• Records to process:

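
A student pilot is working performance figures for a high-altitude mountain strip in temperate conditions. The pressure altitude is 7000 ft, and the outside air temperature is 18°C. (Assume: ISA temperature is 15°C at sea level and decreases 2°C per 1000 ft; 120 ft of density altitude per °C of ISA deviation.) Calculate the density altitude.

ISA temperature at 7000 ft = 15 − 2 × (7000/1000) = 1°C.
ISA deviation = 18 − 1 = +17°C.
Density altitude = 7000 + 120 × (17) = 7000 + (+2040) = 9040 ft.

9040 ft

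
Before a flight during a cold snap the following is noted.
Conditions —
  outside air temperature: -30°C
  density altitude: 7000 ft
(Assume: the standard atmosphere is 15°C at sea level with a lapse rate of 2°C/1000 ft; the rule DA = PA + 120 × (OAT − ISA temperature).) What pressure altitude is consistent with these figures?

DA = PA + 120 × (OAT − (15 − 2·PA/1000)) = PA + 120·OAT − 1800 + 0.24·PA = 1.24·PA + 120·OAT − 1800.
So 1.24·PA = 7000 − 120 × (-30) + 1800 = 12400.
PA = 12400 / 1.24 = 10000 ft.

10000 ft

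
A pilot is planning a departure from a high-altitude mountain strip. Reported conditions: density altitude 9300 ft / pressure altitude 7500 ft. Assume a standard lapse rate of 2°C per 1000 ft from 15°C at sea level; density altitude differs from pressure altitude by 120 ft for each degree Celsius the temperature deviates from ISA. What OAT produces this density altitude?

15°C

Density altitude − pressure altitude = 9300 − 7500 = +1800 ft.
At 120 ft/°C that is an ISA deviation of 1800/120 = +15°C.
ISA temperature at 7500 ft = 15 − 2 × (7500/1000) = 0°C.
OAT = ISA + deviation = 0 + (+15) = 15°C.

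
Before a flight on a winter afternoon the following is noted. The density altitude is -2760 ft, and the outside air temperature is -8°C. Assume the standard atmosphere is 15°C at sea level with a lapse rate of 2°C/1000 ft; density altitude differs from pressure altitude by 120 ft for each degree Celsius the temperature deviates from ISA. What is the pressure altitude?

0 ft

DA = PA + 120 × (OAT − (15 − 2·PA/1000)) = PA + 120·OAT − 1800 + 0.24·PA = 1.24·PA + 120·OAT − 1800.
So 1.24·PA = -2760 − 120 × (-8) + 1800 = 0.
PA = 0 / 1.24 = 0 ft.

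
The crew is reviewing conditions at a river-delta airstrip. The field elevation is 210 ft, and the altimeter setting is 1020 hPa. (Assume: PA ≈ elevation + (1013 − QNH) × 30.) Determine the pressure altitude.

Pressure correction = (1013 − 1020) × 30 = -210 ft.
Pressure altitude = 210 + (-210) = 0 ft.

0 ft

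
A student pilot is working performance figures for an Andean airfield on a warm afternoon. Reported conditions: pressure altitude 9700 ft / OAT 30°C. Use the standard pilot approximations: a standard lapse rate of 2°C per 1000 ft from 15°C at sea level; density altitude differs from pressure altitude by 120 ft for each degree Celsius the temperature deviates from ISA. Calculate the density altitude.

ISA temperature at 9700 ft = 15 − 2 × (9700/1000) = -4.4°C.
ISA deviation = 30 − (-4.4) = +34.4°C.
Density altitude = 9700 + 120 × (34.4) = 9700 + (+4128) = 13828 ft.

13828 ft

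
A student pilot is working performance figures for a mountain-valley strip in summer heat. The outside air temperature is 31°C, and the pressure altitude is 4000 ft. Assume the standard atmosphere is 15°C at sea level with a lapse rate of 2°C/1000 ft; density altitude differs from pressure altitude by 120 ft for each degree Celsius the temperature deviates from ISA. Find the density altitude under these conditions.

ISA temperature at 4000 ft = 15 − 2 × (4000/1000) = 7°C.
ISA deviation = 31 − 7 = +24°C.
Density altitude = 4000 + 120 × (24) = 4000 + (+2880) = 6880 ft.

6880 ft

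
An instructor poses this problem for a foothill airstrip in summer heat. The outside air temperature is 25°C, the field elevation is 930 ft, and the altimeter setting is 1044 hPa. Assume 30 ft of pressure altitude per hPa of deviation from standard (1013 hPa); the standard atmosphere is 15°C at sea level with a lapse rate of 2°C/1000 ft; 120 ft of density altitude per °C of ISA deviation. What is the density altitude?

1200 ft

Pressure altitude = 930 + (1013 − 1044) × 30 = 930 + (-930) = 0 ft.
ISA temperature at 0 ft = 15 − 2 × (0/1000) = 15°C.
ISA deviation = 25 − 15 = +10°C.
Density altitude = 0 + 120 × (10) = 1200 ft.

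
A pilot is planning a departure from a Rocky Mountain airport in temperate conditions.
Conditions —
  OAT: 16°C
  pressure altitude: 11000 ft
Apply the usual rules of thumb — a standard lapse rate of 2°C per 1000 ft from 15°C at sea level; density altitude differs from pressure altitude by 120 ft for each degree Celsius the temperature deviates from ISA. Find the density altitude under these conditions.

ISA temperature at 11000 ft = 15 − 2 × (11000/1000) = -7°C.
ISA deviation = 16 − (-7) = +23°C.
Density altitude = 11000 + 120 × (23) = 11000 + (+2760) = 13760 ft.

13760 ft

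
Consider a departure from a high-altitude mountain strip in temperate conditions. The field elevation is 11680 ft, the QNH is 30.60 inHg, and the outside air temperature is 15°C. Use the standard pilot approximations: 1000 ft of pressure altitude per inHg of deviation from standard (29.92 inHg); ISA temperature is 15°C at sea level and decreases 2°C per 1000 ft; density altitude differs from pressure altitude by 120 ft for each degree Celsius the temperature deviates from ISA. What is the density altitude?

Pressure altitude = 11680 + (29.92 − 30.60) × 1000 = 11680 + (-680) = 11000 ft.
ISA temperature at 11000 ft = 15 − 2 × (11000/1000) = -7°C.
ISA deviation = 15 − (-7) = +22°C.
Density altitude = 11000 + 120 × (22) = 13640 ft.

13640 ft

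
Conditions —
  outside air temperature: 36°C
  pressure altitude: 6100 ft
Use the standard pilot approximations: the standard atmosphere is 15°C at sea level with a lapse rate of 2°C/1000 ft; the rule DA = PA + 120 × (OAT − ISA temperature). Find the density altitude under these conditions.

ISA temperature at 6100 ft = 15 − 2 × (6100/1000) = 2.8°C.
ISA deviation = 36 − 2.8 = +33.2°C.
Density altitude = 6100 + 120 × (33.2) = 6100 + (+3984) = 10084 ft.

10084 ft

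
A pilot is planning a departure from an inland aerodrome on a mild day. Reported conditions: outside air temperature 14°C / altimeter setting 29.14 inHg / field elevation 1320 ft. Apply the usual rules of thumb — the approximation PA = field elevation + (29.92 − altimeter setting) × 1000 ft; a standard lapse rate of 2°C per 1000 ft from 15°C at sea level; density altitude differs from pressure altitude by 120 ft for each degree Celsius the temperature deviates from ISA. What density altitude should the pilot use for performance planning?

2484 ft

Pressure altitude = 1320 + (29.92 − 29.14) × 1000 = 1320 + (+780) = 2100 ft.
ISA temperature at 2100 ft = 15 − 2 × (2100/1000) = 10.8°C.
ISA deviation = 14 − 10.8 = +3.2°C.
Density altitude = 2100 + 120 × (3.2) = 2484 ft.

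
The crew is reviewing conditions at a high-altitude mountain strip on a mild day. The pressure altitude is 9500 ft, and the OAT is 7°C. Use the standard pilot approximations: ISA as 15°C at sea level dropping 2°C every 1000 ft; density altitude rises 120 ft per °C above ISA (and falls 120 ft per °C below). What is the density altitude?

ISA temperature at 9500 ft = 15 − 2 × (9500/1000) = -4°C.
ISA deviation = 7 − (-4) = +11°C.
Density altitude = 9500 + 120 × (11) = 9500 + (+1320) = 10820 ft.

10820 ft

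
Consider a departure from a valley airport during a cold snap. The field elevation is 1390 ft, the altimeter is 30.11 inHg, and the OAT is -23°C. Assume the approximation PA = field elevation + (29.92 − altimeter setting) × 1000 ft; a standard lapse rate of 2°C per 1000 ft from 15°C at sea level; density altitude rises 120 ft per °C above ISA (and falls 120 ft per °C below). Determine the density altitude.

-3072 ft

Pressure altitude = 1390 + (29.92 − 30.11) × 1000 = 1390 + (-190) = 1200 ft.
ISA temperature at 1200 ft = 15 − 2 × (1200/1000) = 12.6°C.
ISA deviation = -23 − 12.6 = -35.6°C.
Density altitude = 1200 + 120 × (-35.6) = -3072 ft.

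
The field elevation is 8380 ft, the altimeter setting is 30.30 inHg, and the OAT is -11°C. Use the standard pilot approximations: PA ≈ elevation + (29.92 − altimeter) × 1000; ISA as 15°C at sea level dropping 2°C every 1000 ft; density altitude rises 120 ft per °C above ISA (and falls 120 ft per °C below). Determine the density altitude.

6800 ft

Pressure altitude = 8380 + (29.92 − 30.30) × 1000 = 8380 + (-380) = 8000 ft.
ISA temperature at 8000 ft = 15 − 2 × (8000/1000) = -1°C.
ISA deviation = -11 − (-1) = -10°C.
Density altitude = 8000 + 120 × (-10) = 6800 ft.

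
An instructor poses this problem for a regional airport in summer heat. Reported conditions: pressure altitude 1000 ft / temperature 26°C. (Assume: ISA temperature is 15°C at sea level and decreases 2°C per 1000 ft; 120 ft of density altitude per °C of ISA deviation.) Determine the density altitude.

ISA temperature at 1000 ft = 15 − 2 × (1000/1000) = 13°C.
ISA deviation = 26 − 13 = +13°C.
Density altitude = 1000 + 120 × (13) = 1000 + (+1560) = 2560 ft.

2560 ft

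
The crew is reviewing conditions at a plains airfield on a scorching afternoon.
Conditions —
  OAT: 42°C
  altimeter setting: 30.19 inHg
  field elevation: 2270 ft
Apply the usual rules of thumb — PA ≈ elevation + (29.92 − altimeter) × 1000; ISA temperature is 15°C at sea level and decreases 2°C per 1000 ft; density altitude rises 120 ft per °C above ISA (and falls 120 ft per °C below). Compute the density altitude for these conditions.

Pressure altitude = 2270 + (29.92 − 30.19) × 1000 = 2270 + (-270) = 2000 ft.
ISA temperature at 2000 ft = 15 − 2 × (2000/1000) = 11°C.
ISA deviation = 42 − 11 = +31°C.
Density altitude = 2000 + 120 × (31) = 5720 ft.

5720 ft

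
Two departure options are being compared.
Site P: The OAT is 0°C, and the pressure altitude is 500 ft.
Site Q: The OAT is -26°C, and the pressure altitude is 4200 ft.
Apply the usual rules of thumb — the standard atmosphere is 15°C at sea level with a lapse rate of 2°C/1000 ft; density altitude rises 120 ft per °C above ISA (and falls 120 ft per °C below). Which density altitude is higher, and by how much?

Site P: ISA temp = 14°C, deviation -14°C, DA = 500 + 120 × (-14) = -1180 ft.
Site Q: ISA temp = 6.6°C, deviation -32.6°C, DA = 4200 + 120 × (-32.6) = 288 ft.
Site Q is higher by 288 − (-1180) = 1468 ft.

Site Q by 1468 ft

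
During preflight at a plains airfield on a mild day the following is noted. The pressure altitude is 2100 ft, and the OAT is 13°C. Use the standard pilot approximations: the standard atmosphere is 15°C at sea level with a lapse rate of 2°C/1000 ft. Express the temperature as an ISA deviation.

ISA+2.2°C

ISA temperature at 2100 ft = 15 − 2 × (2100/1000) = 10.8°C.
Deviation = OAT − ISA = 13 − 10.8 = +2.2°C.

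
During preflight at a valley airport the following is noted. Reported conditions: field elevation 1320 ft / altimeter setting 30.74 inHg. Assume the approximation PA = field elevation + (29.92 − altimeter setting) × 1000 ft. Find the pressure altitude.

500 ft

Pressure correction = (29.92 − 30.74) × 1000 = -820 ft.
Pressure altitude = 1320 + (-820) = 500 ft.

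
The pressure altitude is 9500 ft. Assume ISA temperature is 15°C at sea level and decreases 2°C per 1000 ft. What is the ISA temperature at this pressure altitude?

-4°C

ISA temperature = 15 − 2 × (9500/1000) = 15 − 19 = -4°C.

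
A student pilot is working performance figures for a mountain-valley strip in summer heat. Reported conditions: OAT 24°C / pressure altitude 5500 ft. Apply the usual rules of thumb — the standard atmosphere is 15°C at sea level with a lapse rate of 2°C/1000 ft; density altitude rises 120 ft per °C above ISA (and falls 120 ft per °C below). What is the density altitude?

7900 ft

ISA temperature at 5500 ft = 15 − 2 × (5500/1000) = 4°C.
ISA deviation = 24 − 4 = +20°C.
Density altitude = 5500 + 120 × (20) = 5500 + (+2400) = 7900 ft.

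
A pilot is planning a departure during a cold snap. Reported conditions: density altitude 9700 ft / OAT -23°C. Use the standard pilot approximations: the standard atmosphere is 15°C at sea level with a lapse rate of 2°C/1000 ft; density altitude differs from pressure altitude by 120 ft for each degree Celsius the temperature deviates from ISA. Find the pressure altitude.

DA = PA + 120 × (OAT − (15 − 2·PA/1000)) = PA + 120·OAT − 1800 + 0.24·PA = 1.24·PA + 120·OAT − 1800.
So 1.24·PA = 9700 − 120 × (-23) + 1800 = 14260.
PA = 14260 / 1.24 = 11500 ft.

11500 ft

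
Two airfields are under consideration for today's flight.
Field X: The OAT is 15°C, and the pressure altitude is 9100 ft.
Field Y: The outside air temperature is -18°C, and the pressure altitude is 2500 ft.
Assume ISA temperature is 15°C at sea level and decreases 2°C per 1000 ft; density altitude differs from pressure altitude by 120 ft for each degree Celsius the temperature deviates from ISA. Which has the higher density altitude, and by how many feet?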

• Exercise: Everything from the line that contains "A pilot is planning a departure during" to the last line of the records, restated word for word, is the required output.

• Exercise response:
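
A pilot is planning a departure during a cold snap. Reported conditions: density altitude 9700 ft / OAT -23°C. Use the standard pilot approximations: the standard atmosphere is 15°C at sea level with a lapse rate of 2°C/1000 ft; density altitude differs from pressure altitude by 120 ft for each degree Celsius the temperature deviates from ISA. Find the pressure altitude.

DA = PA + 120 × (OAT − (15 − 2·PA/1000)) = PA + 120·OAT − 1800 + 0.24·PA = 1.24·PA + 120·OAT − 1800.
So 1.24·PA = 9700 − 120 × (-23) + 1800 = 14260.
PA = 14260 / 1.24 = 11500 ft.

11500 ft

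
Two airfields are under consideration for today's flight.
Field X: The OAT is 15°C, and the pressure altitude is 9100 ft.
Field Y: The outside air temperature is -18°C, and the pressure altitude is 2500 ft.
Assume ISA temperature is 15°C at sea level and decreases 2°C per 1000 ft; density altitude differs from pressure altitude by 120 ft for each degree Celsius the temperature deviates from ISA. Which has the higher density altitude, and by how many feet?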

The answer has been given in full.